ASSIGNMENT >> Stopping right after the line with "- A 56-tooth", please reproduce the material below exactly from its first line.

ENTRIES SUPPLIED >>
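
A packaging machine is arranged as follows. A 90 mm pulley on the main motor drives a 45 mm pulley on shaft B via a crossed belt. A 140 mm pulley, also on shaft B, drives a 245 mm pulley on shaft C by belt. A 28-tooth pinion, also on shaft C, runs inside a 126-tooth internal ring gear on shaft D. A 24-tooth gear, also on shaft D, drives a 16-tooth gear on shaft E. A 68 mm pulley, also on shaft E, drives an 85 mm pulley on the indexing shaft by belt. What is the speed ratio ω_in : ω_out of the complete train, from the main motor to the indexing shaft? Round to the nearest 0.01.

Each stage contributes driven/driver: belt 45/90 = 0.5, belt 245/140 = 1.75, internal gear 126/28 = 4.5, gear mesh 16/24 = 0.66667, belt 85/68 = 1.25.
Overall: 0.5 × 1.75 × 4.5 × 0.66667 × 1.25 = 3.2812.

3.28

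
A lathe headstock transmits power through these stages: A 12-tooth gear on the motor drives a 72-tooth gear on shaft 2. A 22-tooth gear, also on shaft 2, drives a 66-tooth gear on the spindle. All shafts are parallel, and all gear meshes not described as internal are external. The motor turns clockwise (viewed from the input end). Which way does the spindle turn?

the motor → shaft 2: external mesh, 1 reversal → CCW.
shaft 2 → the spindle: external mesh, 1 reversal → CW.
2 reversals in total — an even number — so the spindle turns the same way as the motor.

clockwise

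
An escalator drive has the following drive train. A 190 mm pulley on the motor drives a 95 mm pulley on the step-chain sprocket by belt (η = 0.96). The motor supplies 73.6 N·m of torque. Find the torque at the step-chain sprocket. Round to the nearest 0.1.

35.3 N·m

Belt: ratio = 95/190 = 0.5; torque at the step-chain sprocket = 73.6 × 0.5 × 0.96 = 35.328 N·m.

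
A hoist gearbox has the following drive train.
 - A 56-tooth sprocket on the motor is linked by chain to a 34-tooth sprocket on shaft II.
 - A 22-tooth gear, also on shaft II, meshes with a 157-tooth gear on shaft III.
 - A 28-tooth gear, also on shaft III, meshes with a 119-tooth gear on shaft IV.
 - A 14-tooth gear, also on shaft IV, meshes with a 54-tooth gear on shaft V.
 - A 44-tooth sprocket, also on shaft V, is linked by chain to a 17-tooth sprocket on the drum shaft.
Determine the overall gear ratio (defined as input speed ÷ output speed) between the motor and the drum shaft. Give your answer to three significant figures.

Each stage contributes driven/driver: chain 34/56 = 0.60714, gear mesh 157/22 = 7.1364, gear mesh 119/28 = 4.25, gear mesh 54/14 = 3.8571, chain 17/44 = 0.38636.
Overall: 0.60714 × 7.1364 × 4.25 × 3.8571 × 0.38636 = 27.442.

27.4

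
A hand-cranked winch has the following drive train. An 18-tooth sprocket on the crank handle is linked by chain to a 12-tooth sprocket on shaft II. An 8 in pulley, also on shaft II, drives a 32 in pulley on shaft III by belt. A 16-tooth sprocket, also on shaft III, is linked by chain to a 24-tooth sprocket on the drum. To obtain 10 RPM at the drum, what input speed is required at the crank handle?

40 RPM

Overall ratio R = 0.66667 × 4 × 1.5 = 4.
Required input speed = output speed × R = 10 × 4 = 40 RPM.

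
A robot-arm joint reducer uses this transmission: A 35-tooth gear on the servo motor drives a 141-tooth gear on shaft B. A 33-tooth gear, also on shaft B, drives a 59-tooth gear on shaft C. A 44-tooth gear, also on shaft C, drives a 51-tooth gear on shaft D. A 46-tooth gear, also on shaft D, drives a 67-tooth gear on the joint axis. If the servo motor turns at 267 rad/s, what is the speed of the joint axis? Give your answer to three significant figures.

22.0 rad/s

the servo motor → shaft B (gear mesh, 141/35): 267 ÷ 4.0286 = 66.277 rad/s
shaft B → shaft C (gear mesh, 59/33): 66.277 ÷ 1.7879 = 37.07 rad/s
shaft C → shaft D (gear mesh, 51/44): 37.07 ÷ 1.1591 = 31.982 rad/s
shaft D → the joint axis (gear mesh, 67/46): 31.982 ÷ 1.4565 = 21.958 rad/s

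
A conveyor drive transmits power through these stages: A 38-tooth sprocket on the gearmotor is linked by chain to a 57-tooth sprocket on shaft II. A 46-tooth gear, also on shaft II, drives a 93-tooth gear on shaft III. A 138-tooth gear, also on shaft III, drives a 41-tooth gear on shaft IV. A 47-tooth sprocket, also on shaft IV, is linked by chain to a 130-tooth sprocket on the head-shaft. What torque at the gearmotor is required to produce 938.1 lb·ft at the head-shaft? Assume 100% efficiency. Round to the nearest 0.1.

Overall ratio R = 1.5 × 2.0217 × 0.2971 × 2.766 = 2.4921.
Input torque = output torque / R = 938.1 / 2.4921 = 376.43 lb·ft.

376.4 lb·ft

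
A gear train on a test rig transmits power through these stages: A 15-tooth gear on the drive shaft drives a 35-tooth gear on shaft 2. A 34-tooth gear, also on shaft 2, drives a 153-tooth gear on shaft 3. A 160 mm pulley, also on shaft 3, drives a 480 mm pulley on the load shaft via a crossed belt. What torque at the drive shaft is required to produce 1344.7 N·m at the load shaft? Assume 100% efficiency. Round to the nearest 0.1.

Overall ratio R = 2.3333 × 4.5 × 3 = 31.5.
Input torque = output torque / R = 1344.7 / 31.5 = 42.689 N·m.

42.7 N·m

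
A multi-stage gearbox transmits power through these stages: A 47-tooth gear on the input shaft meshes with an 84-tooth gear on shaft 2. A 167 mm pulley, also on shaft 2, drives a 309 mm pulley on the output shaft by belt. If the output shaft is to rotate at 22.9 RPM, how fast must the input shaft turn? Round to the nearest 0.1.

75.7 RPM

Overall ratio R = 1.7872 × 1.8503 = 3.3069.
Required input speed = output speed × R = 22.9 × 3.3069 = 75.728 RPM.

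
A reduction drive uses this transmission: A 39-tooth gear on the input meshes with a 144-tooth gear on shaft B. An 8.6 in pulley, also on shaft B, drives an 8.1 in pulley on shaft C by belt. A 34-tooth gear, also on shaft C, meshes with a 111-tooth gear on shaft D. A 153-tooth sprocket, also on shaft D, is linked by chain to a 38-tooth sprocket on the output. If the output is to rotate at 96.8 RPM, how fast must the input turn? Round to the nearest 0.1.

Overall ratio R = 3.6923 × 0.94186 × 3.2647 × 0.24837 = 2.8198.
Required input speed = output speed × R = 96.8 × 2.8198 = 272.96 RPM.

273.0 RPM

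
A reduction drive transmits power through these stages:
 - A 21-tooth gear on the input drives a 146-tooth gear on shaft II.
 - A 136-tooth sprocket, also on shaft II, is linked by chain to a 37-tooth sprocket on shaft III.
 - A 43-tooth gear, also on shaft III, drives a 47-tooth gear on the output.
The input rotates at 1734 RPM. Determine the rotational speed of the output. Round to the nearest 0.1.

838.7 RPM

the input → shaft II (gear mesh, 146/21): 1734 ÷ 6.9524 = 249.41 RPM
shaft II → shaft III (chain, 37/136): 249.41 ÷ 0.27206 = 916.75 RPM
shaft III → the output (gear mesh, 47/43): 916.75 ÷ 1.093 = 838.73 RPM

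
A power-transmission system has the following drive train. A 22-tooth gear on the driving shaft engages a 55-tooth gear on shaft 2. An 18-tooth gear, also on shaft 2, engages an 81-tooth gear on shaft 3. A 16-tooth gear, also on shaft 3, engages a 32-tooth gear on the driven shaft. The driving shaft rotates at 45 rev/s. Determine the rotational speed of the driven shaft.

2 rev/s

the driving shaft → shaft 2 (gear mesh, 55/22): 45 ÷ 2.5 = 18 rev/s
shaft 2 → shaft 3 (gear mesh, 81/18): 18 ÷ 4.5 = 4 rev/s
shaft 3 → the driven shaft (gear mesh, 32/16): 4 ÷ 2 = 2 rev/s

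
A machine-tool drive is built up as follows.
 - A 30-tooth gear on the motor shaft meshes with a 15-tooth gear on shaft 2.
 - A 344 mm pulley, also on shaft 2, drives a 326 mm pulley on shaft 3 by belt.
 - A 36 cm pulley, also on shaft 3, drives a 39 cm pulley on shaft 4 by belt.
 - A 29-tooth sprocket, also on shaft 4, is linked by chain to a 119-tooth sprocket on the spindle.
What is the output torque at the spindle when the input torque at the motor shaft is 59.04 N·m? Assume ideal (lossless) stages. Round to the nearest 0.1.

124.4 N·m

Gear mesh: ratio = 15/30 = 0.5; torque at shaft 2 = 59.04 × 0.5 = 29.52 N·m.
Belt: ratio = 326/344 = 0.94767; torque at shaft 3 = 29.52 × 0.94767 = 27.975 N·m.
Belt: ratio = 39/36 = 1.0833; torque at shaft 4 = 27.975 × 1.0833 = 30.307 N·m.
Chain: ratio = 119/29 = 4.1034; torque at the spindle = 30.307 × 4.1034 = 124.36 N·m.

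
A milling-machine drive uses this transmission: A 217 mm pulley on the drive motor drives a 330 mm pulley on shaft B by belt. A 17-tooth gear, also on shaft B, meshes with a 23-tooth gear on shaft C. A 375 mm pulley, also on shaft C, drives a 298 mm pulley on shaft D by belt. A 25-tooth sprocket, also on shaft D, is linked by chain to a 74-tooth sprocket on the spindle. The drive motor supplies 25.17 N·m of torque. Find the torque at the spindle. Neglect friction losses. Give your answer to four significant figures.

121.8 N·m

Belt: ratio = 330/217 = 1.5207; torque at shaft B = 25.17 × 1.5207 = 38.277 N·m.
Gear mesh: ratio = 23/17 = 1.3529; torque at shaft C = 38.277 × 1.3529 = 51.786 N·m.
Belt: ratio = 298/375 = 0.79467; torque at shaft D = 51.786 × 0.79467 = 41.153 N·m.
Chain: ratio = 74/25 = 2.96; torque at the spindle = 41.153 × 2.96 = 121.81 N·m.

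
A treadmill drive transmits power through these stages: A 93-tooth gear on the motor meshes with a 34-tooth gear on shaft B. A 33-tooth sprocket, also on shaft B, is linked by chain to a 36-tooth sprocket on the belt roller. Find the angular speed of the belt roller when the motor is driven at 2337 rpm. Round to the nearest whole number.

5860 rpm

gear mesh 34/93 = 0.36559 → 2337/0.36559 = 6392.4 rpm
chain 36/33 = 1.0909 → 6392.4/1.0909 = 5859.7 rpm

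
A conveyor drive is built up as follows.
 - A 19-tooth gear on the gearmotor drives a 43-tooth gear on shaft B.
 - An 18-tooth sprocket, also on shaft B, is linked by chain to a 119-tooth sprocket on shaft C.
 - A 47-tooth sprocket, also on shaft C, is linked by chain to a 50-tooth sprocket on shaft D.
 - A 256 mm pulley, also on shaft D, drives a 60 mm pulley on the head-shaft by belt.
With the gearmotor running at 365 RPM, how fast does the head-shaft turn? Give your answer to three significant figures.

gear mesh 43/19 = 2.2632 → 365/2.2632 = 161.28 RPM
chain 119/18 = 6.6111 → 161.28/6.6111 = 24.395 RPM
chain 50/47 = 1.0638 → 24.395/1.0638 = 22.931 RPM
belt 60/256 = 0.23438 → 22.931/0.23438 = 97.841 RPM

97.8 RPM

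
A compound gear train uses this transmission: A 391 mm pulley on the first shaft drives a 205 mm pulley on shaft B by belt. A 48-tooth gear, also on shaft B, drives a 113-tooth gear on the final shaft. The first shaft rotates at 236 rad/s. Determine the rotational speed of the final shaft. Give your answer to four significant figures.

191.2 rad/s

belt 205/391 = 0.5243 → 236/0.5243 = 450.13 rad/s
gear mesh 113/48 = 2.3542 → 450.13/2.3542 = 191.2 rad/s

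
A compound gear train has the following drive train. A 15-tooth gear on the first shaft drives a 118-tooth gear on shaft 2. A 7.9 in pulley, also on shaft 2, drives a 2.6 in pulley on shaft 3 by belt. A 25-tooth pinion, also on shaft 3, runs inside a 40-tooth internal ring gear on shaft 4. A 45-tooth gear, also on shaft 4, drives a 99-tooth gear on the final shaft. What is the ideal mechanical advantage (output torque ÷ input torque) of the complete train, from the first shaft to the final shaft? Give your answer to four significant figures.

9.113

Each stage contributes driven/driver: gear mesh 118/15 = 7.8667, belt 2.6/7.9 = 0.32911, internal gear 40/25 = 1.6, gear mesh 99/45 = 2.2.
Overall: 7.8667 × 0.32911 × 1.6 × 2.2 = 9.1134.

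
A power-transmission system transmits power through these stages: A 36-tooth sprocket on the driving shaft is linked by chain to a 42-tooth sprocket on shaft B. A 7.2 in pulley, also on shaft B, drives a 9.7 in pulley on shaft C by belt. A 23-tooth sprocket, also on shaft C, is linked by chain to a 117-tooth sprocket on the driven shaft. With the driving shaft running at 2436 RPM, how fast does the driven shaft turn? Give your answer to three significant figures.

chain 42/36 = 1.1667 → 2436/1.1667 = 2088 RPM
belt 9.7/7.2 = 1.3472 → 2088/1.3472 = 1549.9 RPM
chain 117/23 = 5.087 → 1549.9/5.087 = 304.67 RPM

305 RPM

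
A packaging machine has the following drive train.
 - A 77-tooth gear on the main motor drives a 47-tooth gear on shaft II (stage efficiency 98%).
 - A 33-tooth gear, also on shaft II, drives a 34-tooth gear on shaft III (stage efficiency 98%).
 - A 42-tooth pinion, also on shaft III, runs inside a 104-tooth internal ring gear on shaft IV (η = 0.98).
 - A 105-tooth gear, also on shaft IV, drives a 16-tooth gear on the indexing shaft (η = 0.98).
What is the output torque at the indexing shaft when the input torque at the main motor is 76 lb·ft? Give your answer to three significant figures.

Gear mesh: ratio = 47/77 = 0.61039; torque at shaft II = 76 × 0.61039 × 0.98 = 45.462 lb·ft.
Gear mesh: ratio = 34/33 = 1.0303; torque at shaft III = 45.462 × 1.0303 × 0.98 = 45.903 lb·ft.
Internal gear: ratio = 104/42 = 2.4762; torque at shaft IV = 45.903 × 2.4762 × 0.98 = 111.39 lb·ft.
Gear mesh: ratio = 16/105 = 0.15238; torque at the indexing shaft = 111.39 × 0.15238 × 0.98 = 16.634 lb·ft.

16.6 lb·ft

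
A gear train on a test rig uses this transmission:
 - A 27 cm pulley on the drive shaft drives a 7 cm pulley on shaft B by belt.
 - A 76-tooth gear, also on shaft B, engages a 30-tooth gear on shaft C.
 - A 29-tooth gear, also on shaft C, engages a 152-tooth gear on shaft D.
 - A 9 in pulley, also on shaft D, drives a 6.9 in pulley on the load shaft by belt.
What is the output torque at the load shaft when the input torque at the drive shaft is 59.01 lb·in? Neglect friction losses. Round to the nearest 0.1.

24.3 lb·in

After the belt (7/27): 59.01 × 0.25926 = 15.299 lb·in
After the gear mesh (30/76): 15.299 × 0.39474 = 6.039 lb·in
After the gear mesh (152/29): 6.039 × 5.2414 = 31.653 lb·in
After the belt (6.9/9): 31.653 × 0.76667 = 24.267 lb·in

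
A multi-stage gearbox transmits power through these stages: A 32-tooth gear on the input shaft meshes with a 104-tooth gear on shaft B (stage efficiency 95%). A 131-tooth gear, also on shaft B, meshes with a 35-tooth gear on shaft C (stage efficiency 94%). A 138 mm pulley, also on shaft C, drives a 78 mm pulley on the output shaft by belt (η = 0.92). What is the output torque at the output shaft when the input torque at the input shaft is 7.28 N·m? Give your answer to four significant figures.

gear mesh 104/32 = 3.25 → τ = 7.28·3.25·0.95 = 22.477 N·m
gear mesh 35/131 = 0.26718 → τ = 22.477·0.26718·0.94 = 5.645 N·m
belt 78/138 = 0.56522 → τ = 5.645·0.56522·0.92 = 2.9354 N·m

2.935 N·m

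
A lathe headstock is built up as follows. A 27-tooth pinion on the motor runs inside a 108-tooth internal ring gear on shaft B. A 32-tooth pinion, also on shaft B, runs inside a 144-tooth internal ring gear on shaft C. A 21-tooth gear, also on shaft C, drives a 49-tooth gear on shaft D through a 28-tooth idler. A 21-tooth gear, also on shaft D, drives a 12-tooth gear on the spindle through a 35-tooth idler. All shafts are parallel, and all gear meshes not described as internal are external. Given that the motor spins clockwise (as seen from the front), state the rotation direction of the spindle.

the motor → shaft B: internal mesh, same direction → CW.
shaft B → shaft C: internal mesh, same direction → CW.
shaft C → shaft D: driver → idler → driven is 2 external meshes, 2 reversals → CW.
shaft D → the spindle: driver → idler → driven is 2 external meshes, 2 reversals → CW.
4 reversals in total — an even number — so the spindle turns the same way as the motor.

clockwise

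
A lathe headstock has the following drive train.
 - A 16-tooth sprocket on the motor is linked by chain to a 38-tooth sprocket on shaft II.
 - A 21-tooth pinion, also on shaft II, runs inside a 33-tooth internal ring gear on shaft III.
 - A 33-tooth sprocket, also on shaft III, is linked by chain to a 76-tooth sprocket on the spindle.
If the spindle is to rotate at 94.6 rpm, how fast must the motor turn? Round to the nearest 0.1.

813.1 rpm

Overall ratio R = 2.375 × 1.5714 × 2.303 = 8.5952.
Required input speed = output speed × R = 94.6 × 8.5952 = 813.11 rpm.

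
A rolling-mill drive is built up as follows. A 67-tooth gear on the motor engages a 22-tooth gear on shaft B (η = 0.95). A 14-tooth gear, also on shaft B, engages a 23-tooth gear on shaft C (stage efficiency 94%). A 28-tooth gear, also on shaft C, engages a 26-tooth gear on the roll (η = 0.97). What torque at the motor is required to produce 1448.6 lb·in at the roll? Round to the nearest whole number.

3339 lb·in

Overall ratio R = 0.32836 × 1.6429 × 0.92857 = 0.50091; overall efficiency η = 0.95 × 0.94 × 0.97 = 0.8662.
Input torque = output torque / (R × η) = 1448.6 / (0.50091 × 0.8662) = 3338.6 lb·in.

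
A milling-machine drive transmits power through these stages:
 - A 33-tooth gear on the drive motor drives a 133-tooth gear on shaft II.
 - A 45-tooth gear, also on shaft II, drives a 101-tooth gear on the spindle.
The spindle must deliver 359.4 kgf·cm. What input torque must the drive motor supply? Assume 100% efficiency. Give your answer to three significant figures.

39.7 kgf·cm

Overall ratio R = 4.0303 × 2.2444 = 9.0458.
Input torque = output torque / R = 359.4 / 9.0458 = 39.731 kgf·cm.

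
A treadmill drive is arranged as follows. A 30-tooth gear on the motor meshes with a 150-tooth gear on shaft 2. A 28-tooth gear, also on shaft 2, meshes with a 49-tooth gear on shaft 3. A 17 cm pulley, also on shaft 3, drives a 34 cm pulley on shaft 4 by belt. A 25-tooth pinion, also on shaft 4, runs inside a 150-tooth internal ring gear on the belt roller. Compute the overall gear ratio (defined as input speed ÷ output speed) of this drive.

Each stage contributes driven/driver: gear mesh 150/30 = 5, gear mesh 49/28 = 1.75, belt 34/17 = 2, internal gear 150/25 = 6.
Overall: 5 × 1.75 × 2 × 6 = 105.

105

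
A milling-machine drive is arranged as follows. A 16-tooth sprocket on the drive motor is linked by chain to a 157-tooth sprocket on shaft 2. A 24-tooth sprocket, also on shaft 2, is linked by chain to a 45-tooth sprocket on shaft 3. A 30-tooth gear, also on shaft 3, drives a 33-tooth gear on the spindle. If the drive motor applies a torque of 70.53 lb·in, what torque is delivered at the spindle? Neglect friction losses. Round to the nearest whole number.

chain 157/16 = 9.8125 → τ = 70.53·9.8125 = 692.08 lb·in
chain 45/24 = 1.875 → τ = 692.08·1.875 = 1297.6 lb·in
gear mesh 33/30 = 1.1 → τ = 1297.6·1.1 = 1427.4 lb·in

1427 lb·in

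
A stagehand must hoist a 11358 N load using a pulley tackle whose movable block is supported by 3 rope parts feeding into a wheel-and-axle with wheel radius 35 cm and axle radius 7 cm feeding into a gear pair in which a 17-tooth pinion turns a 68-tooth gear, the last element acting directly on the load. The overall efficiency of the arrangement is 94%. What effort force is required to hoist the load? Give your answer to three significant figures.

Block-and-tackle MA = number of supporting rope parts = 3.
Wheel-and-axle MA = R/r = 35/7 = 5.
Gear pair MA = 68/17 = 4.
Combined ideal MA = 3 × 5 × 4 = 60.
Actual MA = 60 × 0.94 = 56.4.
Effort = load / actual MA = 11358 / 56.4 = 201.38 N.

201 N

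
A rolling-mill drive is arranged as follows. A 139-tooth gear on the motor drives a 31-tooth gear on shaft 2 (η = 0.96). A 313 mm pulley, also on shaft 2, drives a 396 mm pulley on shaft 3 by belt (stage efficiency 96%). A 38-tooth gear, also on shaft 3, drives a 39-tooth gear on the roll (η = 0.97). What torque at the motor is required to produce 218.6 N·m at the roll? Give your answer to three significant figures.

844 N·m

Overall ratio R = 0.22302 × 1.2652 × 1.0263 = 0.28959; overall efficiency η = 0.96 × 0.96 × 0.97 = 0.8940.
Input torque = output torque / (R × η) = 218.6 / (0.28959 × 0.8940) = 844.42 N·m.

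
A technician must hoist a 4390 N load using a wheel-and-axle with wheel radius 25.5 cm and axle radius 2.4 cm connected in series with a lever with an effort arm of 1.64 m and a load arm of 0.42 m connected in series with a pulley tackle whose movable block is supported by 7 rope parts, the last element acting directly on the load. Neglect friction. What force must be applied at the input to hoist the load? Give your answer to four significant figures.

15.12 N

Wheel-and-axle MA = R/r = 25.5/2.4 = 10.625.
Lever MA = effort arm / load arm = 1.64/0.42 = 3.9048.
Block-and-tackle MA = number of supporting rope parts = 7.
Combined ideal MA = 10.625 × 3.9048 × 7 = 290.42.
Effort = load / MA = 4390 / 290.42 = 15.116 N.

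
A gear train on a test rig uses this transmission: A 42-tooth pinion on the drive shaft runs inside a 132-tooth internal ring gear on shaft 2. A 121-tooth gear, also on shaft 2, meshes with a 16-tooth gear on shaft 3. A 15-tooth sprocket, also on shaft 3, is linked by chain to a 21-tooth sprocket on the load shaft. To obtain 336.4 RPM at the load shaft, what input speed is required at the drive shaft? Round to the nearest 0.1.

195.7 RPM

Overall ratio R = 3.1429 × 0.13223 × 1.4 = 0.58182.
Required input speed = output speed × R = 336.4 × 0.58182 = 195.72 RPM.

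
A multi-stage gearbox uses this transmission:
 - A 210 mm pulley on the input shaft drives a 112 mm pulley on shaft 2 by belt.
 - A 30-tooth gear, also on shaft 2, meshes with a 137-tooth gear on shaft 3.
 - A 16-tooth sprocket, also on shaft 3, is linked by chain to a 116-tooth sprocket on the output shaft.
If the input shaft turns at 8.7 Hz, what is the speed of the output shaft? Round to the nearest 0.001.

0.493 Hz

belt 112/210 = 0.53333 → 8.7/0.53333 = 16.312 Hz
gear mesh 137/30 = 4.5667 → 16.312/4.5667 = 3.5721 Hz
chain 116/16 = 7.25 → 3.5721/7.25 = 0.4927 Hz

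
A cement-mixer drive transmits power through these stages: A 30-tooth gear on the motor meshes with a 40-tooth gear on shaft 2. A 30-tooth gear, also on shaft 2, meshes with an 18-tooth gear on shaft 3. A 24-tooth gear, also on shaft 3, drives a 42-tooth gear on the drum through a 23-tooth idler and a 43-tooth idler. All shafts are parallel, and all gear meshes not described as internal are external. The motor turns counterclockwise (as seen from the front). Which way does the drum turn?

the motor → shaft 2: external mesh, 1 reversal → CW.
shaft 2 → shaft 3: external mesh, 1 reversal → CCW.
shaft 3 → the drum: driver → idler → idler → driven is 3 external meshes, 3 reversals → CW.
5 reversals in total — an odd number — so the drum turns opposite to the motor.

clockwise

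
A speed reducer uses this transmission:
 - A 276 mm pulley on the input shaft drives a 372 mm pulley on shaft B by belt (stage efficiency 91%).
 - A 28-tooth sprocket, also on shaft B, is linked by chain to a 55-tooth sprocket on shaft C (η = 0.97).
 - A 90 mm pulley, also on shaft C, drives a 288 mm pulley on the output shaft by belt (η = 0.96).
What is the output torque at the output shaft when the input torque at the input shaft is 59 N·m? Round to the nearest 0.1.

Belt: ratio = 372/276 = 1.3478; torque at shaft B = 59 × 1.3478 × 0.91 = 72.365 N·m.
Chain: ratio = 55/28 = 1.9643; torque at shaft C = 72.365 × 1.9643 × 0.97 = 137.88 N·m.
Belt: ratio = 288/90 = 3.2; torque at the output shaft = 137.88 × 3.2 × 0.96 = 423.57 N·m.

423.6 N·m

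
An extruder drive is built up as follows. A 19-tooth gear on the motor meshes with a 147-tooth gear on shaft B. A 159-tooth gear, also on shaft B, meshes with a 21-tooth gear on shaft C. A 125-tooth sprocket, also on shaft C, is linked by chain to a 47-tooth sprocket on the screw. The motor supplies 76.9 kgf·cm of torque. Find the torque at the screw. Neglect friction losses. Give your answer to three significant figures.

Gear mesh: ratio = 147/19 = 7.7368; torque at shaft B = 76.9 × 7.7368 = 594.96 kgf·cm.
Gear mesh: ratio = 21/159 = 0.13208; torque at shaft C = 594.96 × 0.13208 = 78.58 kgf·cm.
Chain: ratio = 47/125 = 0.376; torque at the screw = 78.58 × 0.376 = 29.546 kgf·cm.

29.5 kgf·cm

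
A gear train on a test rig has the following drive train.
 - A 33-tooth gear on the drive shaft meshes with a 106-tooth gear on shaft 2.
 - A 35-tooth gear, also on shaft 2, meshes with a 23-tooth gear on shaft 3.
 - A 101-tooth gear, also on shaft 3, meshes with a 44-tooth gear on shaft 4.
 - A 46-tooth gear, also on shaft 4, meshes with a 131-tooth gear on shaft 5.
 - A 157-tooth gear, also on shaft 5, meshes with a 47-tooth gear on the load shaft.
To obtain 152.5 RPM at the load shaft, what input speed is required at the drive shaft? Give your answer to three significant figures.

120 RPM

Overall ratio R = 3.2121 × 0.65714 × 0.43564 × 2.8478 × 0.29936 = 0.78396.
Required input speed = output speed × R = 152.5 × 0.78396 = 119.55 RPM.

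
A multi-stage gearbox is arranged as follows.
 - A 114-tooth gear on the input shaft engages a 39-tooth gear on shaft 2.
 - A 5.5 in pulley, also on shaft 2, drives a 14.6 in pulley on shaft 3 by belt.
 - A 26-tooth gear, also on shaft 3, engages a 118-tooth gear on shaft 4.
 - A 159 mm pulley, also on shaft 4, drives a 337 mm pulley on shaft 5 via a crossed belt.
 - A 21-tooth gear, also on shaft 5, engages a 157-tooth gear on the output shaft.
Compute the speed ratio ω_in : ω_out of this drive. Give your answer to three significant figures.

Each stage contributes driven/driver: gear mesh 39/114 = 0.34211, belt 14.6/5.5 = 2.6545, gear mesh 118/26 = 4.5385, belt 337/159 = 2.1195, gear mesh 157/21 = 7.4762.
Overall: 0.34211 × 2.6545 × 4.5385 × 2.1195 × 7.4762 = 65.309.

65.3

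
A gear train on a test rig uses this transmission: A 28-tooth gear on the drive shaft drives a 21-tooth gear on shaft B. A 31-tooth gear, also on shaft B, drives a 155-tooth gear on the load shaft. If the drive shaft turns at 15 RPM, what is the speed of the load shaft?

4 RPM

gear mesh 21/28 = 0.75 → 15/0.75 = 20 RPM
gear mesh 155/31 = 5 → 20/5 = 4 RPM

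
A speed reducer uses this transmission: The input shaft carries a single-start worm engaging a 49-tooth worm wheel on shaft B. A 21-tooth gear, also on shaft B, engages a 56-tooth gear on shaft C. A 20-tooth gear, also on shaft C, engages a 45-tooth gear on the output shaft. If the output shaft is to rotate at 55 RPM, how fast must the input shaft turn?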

RESPONSE BELOW >>
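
A packaging machine is arranged as follows. A 90 mm pulley on the main motor drives a 45 mm pulley on shaft B via a crossed belt. A 140 mm pulley, also on shaft B, drives a 245 mm pulley on shaft C by belt. A 28-tooth pinion, also on shaft C, runs inside a 126-tooth internal ring gear on shaft D. A 24-tooth gear, also on shaft D, drives a 16-tooth gear on shaft E. A 68 mm pulley, also on shaft E, drives an 85 mm pulley on the indexing shaft by belt. What is the speed ratio ω_in : ω_out of the complete train, from the main motor to the indexing shaft? Round to the nearest 0.01.

Each stage contributes driven/driver: belt 45/90 = 0.5, belt 245/140 = 1.75, internal gear 126/28 = 4.5, gear mesh 16/24 = 0.66667, belt 85/68 = 1.25.
Overall: 0.5 × 1.75 × 4.5 × 0.66667 × 1.25 = 3.2812.

3.28

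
A lathe headstock transmits power through these stages: A 12-tooth gear on the motor drives a 72-tooth gear on shaft 2. A 22-tooth gear, also on shaft 2, drives a 66-tooth gear on the spindle. All shafts are parallel, and all gear meshes not described as internal are external. The motor turns clockwise (viewed from the input end). Which way does the spindle turn?

the motor → shaft 2: external mesh, 1 reversal → CCW.
shaft 2 → the spindle: external mesh, 1 reversal → CW.
2 reversals in total — an even number — so the spindle turns the same way as the motor.

clockwise

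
An escalator drive has the following drive train. A 190 mm pulley on the motor drives a 95 mm pulley on the step-chain sprocket by belt (η = 0.96). The motor supplies 73.6 N·m of torque. Find the torque at the step-chain sprocket. Round to the nearest 0.1.

35.3 N·m

Belt: ratio = 95/190 = 0.5; torque at the step-chain sprocket = 73.6 × 0.5 × 0.96 = 35.328 N·m.

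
A hoist gearbox has the following drive train.
 - A 56-tooth sprocket on the motor is linked by chain to a 34-tooth sprocket on shaft II.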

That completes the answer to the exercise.